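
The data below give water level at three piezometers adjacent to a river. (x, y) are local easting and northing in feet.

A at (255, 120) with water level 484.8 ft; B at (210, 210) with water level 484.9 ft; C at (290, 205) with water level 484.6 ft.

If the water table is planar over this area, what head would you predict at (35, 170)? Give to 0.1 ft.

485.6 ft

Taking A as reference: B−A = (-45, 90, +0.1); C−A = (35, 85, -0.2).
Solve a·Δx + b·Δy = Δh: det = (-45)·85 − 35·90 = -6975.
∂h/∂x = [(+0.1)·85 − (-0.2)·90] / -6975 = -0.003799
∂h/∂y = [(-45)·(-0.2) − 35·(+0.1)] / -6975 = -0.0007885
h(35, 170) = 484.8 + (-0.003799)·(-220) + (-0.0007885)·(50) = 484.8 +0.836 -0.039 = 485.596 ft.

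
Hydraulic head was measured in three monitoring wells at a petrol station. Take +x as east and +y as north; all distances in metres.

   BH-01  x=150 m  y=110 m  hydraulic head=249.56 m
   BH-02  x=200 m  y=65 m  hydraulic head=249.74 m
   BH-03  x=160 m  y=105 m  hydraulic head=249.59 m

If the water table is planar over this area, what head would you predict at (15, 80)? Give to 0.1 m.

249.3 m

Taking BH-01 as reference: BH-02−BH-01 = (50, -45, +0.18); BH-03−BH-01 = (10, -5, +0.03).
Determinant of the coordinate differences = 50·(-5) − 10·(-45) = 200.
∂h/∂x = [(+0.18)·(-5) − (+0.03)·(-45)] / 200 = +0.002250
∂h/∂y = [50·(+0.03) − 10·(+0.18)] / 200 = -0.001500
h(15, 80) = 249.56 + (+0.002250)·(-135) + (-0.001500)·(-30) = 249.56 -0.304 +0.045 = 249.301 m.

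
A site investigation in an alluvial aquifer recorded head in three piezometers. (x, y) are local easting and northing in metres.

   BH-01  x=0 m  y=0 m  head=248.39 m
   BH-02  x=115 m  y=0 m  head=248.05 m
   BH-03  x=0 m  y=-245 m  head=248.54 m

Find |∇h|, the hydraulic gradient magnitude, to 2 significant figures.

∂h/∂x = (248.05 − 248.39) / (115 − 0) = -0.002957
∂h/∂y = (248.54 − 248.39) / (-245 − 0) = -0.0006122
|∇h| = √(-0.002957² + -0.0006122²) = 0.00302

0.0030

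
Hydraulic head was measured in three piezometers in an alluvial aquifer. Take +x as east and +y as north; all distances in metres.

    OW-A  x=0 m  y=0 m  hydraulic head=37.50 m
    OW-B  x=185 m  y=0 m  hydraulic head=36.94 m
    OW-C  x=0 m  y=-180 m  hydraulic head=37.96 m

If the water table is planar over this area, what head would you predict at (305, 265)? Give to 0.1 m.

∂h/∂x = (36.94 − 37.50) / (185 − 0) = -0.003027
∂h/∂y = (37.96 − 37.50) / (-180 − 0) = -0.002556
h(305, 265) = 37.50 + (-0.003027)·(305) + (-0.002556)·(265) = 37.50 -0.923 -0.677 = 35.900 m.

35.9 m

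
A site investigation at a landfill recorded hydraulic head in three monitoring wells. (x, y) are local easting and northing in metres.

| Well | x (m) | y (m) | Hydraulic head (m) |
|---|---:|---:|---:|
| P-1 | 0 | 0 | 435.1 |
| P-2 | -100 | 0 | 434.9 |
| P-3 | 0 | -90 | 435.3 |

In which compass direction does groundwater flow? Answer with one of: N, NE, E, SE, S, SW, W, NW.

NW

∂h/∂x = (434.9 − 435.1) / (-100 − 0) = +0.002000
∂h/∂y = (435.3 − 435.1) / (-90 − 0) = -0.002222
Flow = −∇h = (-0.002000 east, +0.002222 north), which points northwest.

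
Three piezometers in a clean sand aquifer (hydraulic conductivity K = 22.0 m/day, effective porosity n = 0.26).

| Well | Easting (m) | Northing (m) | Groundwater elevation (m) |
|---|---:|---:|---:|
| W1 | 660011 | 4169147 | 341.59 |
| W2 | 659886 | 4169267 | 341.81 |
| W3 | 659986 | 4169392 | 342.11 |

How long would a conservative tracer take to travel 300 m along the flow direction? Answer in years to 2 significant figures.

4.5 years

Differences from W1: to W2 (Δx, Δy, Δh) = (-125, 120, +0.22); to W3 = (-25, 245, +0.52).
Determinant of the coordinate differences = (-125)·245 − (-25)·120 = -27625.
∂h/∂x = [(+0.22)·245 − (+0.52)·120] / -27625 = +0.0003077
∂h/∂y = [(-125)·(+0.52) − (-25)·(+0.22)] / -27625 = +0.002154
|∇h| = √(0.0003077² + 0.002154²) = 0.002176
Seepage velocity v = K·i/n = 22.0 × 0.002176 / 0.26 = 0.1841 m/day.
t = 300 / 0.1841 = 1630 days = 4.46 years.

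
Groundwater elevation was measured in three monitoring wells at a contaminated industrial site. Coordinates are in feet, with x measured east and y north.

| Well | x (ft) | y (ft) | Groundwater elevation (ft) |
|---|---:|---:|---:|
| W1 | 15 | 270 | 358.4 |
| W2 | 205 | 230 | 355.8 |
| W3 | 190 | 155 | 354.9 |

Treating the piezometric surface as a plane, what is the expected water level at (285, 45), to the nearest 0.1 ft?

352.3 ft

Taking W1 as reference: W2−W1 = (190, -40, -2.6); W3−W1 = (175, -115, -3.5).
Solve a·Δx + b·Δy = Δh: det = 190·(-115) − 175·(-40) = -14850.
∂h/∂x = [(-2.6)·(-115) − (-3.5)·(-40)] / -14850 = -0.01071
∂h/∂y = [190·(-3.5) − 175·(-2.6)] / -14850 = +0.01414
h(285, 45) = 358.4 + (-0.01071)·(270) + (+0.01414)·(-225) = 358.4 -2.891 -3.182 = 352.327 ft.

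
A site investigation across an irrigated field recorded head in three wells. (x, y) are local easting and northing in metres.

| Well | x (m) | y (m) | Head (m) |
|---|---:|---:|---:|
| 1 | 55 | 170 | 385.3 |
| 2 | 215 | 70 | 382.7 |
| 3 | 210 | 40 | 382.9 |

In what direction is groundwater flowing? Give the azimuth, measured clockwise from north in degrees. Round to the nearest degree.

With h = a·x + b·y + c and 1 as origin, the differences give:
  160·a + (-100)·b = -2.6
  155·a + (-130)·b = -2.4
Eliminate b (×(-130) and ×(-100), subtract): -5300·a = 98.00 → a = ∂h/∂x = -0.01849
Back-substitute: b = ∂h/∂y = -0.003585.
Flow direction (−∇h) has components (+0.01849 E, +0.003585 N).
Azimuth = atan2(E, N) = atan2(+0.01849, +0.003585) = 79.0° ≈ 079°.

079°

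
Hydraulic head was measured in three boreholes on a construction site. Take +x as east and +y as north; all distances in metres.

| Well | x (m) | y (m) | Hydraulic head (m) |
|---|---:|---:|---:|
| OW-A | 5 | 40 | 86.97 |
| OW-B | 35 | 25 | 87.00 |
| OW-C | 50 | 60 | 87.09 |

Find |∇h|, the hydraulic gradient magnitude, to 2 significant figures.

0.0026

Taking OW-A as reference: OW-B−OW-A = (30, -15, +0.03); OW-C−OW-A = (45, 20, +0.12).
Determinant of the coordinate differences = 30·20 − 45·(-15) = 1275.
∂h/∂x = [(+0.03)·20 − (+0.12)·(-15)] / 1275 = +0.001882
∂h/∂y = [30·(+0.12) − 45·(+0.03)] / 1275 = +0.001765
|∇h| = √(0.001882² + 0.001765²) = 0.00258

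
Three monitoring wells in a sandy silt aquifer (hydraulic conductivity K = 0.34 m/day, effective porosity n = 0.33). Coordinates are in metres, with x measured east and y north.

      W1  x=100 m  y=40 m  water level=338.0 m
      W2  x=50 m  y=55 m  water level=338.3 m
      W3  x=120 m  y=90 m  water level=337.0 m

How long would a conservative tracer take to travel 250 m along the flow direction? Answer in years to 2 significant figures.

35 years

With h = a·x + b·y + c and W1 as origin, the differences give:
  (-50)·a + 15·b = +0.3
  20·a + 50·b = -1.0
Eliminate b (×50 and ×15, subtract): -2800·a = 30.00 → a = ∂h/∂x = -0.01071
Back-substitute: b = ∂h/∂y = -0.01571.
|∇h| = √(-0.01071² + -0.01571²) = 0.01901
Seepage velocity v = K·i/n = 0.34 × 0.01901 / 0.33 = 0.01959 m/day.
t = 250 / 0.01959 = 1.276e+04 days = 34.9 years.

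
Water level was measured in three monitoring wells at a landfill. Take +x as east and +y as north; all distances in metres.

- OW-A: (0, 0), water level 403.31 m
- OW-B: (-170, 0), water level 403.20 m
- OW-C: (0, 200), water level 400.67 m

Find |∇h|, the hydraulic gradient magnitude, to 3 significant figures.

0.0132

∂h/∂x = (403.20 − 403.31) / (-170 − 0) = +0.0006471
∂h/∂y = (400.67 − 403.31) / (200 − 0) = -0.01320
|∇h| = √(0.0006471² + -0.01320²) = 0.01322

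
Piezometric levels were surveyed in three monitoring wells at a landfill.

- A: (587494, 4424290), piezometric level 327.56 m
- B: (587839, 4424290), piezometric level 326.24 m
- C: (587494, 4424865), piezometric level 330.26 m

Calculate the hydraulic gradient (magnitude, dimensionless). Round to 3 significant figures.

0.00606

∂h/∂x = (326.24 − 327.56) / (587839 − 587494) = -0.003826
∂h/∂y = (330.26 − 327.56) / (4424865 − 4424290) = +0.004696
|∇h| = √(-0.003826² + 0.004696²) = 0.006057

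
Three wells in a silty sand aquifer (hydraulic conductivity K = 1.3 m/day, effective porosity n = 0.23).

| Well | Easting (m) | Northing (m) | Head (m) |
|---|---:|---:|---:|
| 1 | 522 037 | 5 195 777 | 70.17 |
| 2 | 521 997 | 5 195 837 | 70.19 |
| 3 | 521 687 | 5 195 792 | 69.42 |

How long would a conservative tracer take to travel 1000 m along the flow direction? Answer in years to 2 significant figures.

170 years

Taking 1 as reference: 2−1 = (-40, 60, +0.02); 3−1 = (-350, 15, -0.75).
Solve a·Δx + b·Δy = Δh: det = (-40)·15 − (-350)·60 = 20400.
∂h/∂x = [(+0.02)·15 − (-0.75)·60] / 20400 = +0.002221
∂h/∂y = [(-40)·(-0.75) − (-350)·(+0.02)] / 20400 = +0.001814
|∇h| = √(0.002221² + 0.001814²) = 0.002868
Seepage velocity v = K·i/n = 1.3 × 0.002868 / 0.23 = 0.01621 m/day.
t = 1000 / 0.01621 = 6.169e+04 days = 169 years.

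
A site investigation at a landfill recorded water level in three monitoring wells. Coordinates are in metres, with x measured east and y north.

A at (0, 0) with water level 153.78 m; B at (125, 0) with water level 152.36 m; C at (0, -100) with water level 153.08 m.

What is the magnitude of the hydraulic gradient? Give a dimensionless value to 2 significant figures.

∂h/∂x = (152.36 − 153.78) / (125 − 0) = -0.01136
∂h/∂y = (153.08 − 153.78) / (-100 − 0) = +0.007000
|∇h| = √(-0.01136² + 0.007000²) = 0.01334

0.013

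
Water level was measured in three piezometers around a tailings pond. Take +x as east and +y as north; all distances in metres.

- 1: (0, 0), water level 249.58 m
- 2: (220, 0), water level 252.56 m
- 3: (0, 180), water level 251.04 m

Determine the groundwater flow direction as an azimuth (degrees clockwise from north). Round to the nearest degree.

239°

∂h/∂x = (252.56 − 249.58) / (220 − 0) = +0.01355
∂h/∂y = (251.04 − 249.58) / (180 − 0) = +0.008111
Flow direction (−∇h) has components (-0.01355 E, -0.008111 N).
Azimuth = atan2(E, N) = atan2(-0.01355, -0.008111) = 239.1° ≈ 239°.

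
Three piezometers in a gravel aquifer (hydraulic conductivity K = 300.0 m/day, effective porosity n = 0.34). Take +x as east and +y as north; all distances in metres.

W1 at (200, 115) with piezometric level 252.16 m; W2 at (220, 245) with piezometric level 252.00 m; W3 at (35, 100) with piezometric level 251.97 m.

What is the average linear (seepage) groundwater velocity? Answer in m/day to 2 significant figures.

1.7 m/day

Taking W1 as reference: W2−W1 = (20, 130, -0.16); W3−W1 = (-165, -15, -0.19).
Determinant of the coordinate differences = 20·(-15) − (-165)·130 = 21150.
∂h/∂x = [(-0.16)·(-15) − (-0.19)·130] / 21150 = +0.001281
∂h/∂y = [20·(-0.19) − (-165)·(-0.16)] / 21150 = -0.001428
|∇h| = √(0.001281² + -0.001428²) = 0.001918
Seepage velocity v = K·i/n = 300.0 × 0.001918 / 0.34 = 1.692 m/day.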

**Exercise brief**
Extract from the records above the lines from the one containing "Three monitoring wells in" to the one containing "- A: (587494, 4424290), piezometric", both lines included, exactly as they appear and with nothing else.

**Solution to this exercise**
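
Three monitoring wells in a sandy silt aquifer (hydraulic conductivity K = 0.34 m/day, effective porosity n = 0.33). Coordinates are in metres, with x measured east and y north.

      W1  x=100 m  y=40 m  water level=338.0 m
      W2  x=50 m  y=55 m  water level=338.3 m
      W3  x=120 m  y=90 m  water level=337.0 m

How long would a conservative tracer take to travel 250 m along the flow direction? Answer in years to 2 significant figures.

35 years

With h = a·x + b·y + c and W1 as origin, the differences give:
  (-50)·a + 15·b = +0.3
  20·a + 50·b = -1.0
Eliminate b (×50 and ×15, subtract): -2800·a = 30.00 → a = ∂h/∂x = -0.01071
Back-substitute: b = ∂h/∂y = -0.01571.
|∇h| = √(-0.01071² + -0.01571²) = 0.01901
Seepage velocity v = K·i/n = 0.34 × 0.01901 / 0.33 = 0.01959 m/day.
t = 250 / 0.01959 = 1.276e+04 days = 34.9 years.

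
Water level was measured in three monitoring wells at a landfill. Take +x as east and +y as north; all distances in metres.

- OW-A: (0, 0), water level 403.31 m
- OW-B: (-170, 0), water level 403.20 m
- OW-C: (0, 200), water level 400.67 m

Find |∇h|, the hydraulic gradient magnitude, to 3 significant figures.

0.0132

∂h/∂x = (403.20 − 403.31) / (-170 − 0) = +0.0006471
∂h/∂y = (400.67 − 403.31) / (200 − 0) = -0.01320
|∇h| = √(0.0006471² + -0.01320²) = 0.01322

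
Piezometric levels were surveyed in three monitoring wells at a landfill.

- A: (587494, 4424290), piezometric level 327.56 m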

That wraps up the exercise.